Write out every single entry exactly.

(Dataset entries)

━━━━━━━━

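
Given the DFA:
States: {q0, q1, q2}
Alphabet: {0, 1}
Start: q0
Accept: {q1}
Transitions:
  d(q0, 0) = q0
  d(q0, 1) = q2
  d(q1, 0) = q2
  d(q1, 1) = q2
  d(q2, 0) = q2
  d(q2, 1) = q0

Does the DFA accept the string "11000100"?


Trace: q0 -> q2 -> q0 -> q0 -> q0 -> q0 -> q2 -> q2 -> q2
Final state: q2
Accept states: {q1}

No, rejected (final state q2 is not an accept state)


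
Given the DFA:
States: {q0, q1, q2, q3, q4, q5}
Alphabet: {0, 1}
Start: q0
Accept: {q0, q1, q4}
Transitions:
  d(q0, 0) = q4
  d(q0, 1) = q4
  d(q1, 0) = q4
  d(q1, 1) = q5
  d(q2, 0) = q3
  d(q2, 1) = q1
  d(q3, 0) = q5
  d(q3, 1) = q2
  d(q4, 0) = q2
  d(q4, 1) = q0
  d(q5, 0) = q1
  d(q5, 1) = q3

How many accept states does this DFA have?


Accept states listed: {q0, q1, q4}
Counting: q0(1) q1(2) q4(3)

3


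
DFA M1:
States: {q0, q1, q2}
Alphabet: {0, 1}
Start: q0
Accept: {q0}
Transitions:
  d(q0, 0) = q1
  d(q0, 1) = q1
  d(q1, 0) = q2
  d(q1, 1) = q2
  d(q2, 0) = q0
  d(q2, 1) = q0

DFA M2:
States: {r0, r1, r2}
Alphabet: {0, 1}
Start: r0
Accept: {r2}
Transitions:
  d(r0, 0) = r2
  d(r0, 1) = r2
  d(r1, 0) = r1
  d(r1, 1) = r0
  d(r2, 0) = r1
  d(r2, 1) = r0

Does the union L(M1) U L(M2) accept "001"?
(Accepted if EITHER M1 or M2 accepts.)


M1: final=q0 accepted=True
M2: final=r0 accepted=False

Yes, union accepts


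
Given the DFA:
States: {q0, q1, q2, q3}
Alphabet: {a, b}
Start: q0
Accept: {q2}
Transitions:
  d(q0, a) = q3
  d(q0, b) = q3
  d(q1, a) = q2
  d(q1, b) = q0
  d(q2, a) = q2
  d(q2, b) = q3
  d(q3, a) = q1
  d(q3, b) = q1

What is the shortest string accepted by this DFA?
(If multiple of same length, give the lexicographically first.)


BFS by string length (lex-first path to each state shown):
  len 0: q0<-""
  len 1: q3<-"a"
  len 2: q1<-"aa"
  len 3: q0<-"aab", q2<-"aaa"
Found accept state at length 3.

"aaa"


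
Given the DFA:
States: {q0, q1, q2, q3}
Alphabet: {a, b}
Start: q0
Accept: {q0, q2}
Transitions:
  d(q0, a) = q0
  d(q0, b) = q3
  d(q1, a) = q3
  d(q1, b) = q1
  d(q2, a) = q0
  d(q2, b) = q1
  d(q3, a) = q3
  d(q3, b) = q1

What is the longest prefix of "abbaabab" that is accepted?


Run the DFA, marking each prefix where the state is accepting:
  "" -> q0 [accept]
  "a" -> q0 [accept]
  "ab" -> q3 [reject]
  "abb" -> q1 [reject]
  "abba" -> q3 [reject]
  "abbaa" -> q3 [reject]
  "abbaab" -> q1 [reject]
  "abbaaba" -> q3 [reject]
  "abbaabab" -> q1 [reject]

"a"


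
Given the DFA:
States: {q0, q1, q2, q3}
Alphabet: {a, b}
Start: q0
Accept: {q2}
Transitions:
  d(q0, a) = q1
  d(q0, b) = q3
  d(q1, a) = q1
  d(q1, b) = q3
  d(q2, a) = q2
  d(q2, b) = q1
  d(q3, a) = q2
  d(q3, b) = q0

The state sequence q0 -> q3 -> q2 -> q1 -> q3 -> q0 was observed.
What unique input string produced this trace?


Trace back each transition to find the symbol:
  q0 --[b]--> q3
  q3 --[a]--> q2
  q2 --[b]--> q1
  q1 --[b]--> q3
  q3 --[b]--> q0

"babbb"


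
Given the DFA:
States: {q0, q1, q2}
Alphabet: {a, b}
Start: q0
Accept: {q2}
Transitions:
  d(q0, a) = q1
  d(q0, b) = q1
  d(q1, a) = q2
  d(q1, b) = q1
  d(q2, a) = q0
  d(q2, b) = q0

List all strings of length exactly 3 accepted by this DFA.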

━━━━━━━━

_Solution_:
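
Given the DFA:
States: {q0, q1, q2}
Alphabet: {0, 1}
Start: q0
Accept: {q1}
Transitions:
  d(q0, 0) = q0
  d(q0, 1) = q2
  d(q1, 0) = q2
  d(q1, 1) = q2
  d(q2, 0) = q2
  d(q2, 1) = q0

Does the DFA accept the string "11000100"?


Trace: q0 -> q2 -> q0 -> q0 -> q0 -> q0 -> q2 -> q2 -> q2
Final state: q2
Accept states: {q1}

No, rejected (final state q2 is not an accept state)


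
Given the DFA:
States: {q0, q1, q2, q3, q4, q5}
Alphabet: {0, 1}
Start: q0
Accept: {q0, q1, q4}
Transitions:
  d(q0, 0) = q4
  d(q0, 1) = q4
  d(q1, 0) = q4
  d(q1, 1) = q5
  d(q2, 0) = q3
  d(q2, 1) = q1
  d(q3, 0) = q5
  d(q3, 1) = q2
  d(q4, 0) = q2
  d(q4, 1) = q0
  d(q5, 0) = q1
  d(q5, 1) = q3

How many accept states does this DFA have?


Accept states listed: {q0, q1, q4}
Counting: q0(1) q1(2) q4(3)

3


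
DFA M1:
States: {q0, q1, q2}
Alphabet: {0, 1}
Start: q0
Accept: {q0}
Transitions:
  d(q0, 0) = q1
  d(q0, 1) = q1
  d(q1, 0) = q2
  d(q1, 1) = q2
  d(q2, 0) = q0
  d(q2, 1) = q0

DFA M2:
States: {r0, r1, r2}
Alphabet: {0, 1}
Start: r0
Accept: {r2}
Transitions:
  d(r0, 0) = r2
  d(r0, 1) = r2
  d(r1, 0) = r1
  d(r1, 1) = r0
  d(r2, 0) = r1
  d(r2, 1) = r0

Does the union L(M1) U L(M2) accept "001"?
(Accepted if EITHER M1 or M2 accepts.)


M1: final=q0 accepted=True
M2: final=r0 accepted=False

Yes, union accepts


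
Given the DFA:
States: {q0, q1, q2, q3}
Alphabet: {a, b}
Start: q0
Accept: {q2}
Transitions:
  d(q0, a) = q3
  d(q0, b) = q3
  d(q1, a) = q2
  d(q1, b) = q0
  d(q2, a) = q2
  d(q2, b) = q3
  d(q3, a) = q1
  d(q3, b) = q1

What is the shortest string accepted by this DFA?
(If multiple of same length, give the lexicographically first.)


BFS by string length (lex-first path to each state shown):
  len 0: q0<-""
  len 1: q3<-"a"
  len 2: q1<-"aa"
  len 3: q0<-"aab", q2<-"aaa"
Found accept state at length 3.

"aaa"


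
Given the DFA:
States: {q0, q1, q2, q3}
Alphabet: {a, b}
Start: q0
Accept: {q0, q2}
Transitions:
  d(q0, a) = q0
  d(q0, b) = q3
  d(q1, a) = q3
  d(q1, b) = q1
  d(q2, a) = q0
  d(q2, b) = q1
  d(q3, a) = q3
  d(q3, b) = q1

What is the longest prefix of "abbaabab" that is accepted?


Run the DFA, marking each prefix where the state is accepting:
  "" -> q0 [accept]
  "a" -> q0 [accept]
  "ab" -> q3 [reject]
  "abb" -> q1 [reject]
  "abba" -> q3 [reject]
  "abbaa" -> q3 [reject]
  "abbaab" -> q1 [reject]
  "abbaaba" -> q3 [reject]
  "abbaabab" -> q1 [reject]

"a"


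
Given the DFA:
States: {q0, q1, q2, q3}
Alphabet: {a, b}
Start: q0
Accept: {q2}
Transitions:
  d(q0, a) = q1
  d(q0, b) = q3
  d(q1, a) = q1
  d(q1, b) = q3
  d(q2, a) = q2
  d(q2, b) = q1
  d(q3, a) = q2
  d(q3, b) = q0

The state sequence q0 -> q3 -> q2 -> q1 -> q3 -> q0 was observed.
What unique input string produced this trace?


Trace back each transition to find the symbol:
  q0 --[b]--> q3
  q3 --[a]--> q2
  q2 --[b]--> q1
  q1 --[b]--> q3
  q3 --[b]--> q0

"babbb"


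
Given the DFA:
States: {q0, q1, q2}
Alphabet: {a, b}
Start: q0
Accept: {q2}
Transitions:
  d(q0, a) = q1
  d(q0, b) = q1
  d(q1, a) = q2
  d(q1, b) = q1
  d(q2, a) = q0
  d(q2, b) = q0

List all strings of length exactly 3 accepted by this DFA.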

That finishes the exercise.